Collected data entries
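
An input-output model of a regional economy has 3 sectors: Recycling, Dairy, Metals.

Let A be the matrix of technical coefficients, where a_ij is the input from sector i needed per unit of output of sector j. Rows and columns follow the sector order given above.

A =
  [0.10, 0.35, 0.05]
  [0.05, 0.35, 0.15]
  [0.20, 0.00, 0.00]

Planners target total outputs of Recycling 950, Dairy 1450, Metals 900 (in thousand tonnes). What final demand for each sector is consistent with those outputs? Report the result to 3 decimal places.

d_1 = 302.500, d_2 = 760.000, d_3 = 710.000

I − A =
  [   0.90    -0.35    -0.05]
  [  -0.05     0.65    -0.15]
  [  -0.20     0.00     1.00]
d = (I − A) x:
  d_1 = (+0.90)·950 + (-0.35)·1450 + (-0.05)·900 = 302.500
  d_2 = (-0.05)·950 + (+0.65)·1450 + (-0.15)·900 = 760.000
  d_3 = (-0.20)·950 + (+0.00)·1450 + (+1.00)·900 = 710.000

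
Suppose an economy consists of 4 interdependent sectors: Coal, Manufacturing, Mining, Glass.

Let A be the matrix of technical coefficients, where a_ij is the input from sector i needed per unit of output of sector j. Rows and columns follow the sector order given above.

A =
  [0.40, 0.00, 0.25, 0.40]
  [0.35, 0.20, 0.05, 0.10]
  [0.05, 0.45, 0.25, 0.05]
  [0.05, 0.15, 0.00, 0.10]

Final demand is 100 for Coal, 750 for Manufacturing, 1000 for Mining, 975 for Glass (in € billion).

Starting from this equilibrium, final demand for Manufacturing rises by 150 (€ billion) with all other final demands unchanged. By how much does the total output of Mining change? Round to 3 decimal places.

I − A =
  [   0.60     0.00    -0.25    -0.40]
  [  -0.35     0.80    -0.05    -0.10]
  [  -0.05    -0.45     0.75    -0.05]
  [  -0.05    -0.15     0.00     0.90]
Compute the cofactors C_ij = (−1)^(i+j)·(3×3 minor ij) of I−A; the adjugate is their transpose:
adj(I−A) = Cᵀ =
  [ 0.508125   0.148125   0.179250   0.252250]
  [ 0.242375   0.378125   0.106000   0.155625]
  [ 0.183875   0.241500   0.386000   0.130000]
  [ 0.068625   0.071250   0.027625   0.297125]
det(I−A) = Σ_j (I−A)_1j·C_1j = (0.60)(0.508125) + (0.00)(0.242375) + (-0.25)(0.183875) + (-0.40)(0.068625) = 0.23145625
(I − A)⁻¹ = adj(I−A) / det(I−A) ≈
  [   2.1953     0.6400     0.7744     1.0898]
  [   1.0472     1.6337     0.4580     0.6724]
  [   0.7944     1.0434     1.6677     0.5617]
  [   0.2965     0.3078     0.1194     1.2837]
Δx = (I − A)⁻¹ Δd with Δd having +150 in the Manufacturing component and 0 elsewhere.
So Δx_3 = L_32 · (+150), where L_32 = adj(I−A)_32 / det(I−A) = 0.241500 / 0.23145625.
Δx_3 = 0.241500 × (+150) / 0.23145625 = 36.225 / 0.23145625 ≈ 156.509.

Δx_3 = 156.509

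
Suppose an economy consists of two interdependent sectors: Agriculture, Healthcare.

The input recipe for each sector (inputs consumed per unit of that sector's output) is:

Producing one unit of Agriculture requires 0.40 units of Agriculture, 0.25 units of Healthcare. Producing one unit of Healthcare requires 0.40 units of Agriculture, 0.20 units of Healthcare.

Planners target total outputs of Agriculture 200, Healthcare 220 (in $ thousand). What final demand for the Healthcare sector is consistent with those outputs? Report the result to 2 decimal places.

I − A =
  [   0.60    -0.40]
  [  -0.25     0.80]
d = (I − A) x:
  d_A = (+0.60)·200 + (-0.40)·220 = 32.00
  d_H = (-0.25)·200 + (+0.80)·220 = 126.00

d_H = 126.00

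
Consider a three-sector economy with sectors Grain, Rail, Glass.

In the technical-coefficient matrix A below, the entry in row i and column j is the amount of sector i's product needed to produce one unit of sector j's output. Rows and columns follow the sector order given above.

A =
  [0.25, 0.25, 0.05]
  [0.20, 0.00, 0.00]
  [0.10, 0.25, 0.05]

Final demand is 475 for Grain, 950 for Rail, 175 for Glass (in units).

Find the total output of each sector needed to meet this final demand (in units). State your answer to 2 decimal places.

I − A =
  [   0.75    -0.25    -0.05]
  [  -0.20     1.00     0.00]
  [  -0.10    -0.25     0.95]
Cofactors of I−A, C_ij = (−1)^(i+j)·(minor ij) (rows/columns in the sector order above):
  C_11 = (1.00)(0.95) − (0.00)(-0.25) = 0.9500
  C_12 = −[(-0.20)(0.95) − (0.00)(-0.10)] = 0.1900
  C_13 = (-0.20)(-0.25) − (1.00)(-0.10) = 0.1500
  C_21 = −[(-0.25)(0.95) − (-0.05)(-0.25)] = 0.2500
  C_22 = (0.75)(0.95) − (-0.05)(-0.10) = 0.7075
  C_23 = −[(0.75)(-0.25) − (-0.25)(-0.10)] = 0.2125
  C_31 = (-0.25)(0.00) − (-0.05)(1.00) = 0.0500
  C_32 = −[(0.75)(0.00) − (-0.05)(-0.20)] = 0.0100
  C_33 = (0.75)(1.00) − (-0.25)(-0.20) = 0.7000
det(I−A) = Σ_j (I−A)_1j·C_1j = (0.75)(0.9500) + (-0.25)(0.1900) + (-0.05)(0.1500) = 0.6575
adj(I−A) = Cᵀ =
  [ 0.9500   0.2500   0.0500]
  [ 0.1900   0.7075   0.0100]
  [ 0.1500   0.2125   0.7000]
(I − A)⁻¹ = adj(I−A) / det(I−A) ≈
  [   1.4449     0.3802     0.0760]
  [   0.2890     1.0760     0.0152]
  [   0.2281     0.3232     1.0646]
x = (I − A)⁻¹ d = adj(I−A)·d / det(I−A), with det(I−A) = 0.6575:
  x_1 = (0.9500·475 + 0.2500·950 + 0.0500·175) / 0.6575 = 697.50 / 0.6575 ≈ 1060.84
  x_2 = (0.1900·475 + 0.7075·950 + 0.0100·175) / 0.6575 = 764.125 / 0.6575 ≈ 1162.17
  x_3 = (0.1500·475 + 0.2125·950 + 0.7000·175) / 0.6575 = 395.625 / 0.6575 ≈ 601.71

x_1 = 1060.84, x_2 = 1162.17, x_3 = 601.71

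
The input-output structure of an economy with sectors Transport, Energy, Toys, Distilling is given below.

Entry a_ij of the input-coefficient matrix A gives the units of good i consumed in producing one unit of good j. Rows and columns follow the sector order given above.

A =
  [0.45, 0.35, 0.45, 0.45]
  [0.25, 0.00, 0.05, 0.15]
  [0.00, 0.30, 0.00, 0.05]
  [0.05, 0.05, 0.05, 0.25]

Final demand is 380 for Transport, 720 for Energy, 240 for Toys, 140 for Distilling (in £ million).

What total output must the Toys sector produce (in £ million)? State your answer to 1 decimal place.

I − A =
  [   0.55    -0.35    -0.45    -0.45]
  [  -0.25     1.00    -0.05    -0.15]
  [   0.00    -0.30     1.00    -0.05]
  [  -0.05    -0.05    -0.05     0.75]
Compute the cofactors C_ij = (−1)^(i+j)·(3×3 minor ij) of I−A; the adjugate is their transpose:
adj(I−A) = Cᵀ =
  [ 0.726375   0.393250   0.373500   0.539375]
  [ 0.194500   0.387500   0.117000   0.202000]
  [ 0.061625   0.119250   0.312000   0.081625]
  [ 0.065500   0.060000   0.053500   0.420500]
det(I−A) = Σ_j (I−A)_1j·C_1j = (0.55)(0.726375) + (-0.35)(0.194500) + (-0.45)(0.061625) + (-0.45)(0.065500) = 0.274225
(I − A)⁻¹ = adj(I−A) / det(I−A) ≈
  [   2.6488     1.4340     1.3620     1.9669]
  [   0.7093     1.4131     0.4267     0.7366]
  [   0.2247     0.4349     1.1378     0.2977]
  [   0.2389     0.2188     0.1951     1.5334]
x = (I − A)⁻¹ d = adj(I−A)·d / det(I−A), with det(I−A) = 0.274225:
  x_1 = (0.726375·380 + 0.393250·720 + 0.373500·240 + 0.539375·140) / 0.274225 = 724.315 / 0.274225 ≈ 2641.3
  x_2 = (0.194500·380 + 0.387500·720 + 0.117000·240 + 0.202000·140) / 0.274225 = 409.27 / 0.274225 ≈ 1492.5
  x_3 = (0.061625·380 + 0.119250·720 + 0.312000·240 + 0.081625·140) / 0.274225 = 195.585 / 0.274225 ≈ 713.2
  x_4 = (0.065500·380 + 0.060000·720 + 0.053500·240 + 0.420500·140) / 0.274225 = 139.80 / 0.274225 ≈ 509.8

x_3 = 713.2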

To do
Each line from the one containing "[0.05, 0.05, 0.05, 0.25]" to the end of the entries above should be copied exactly, and no other line.

Answer space
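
  [0.05, 0.05, 0.05, 0.25]

Final demand is 380 for Transport, 720 for Energy, 240 for Toys, 140 for Distilling (in £ million).

What total output must the Toys sector produce (in £ million)? State your answer to 1 decimal place.

I − A =
  [   0.55    -0.35    -0.45    -0.45]
  [  -0.25     1.00    -0.05    -0.15]
  [   0.00    -0.30     1.00    -0.05]
  [  -0.05    -0.05    -0.05     0.75]
Compute the cofactors C_ij = (−1)^(i+j)·(3×3 minor ij) of I−A; the adjugate is their transpose:
adj(I−A) = Cᵀ =
  [ 0.726375   0.393250   0.373500   0.539375]
  [ 0.194500   0.387500   0.117000   0.202000]
  [ 0.061625   0.119250   0.312000   0.081625]
  [ 0.065500   0.060000   0.053500   0.420500]
det(I−A) = Σ_j (I−A)_1j·C_1j = (0.55)(0.726375) + (-0.35)(0.194500) + (-0.45)(0.061625) + (-0.45)(0.065500) = 0.274225
(I − A)⁻¹ = adj(I−A) / det(I−A) ≈
  [   2.6488     1.4340     1.3620     1.9669]
  [   0.7093     1.4131     0.4267     0.7366]
  [   0.2247     0.4349     1.1378     0.2977]
  [   0.2389     0.2188     0.1951     1.5334]
x = (I − A)⁻¹ d = adj(I−A)·d / det(I−A), with det(I−A) = 0.274225:
  x_1 = (0.726375·380 + 0.393250·720 + 0.373500·240 + 0.539375·140) / 0.274225 = 724.315 / 0.274225 ≈ 2641.3
  x_2 = (0.194500·380 + 0.387500·720 + 0.117000·240 + 0.202000·140) / 0.274225 = 409.27 / 0.274225 ≈ 1492.5
  x_3 = (0.061625·380 + 0.119250·720 + 0.312000·240 + 0.081625·140) / 0.274225 = 195.585 / 0.274225 ≈ 713.2
  x_4 = (0.065500·380 + 0.060000·720 + 0.053500·240 + 0.420500·140) / 0.274225 = 139.80 / 0.274225 ≈ 509.8

x_3 = 713.2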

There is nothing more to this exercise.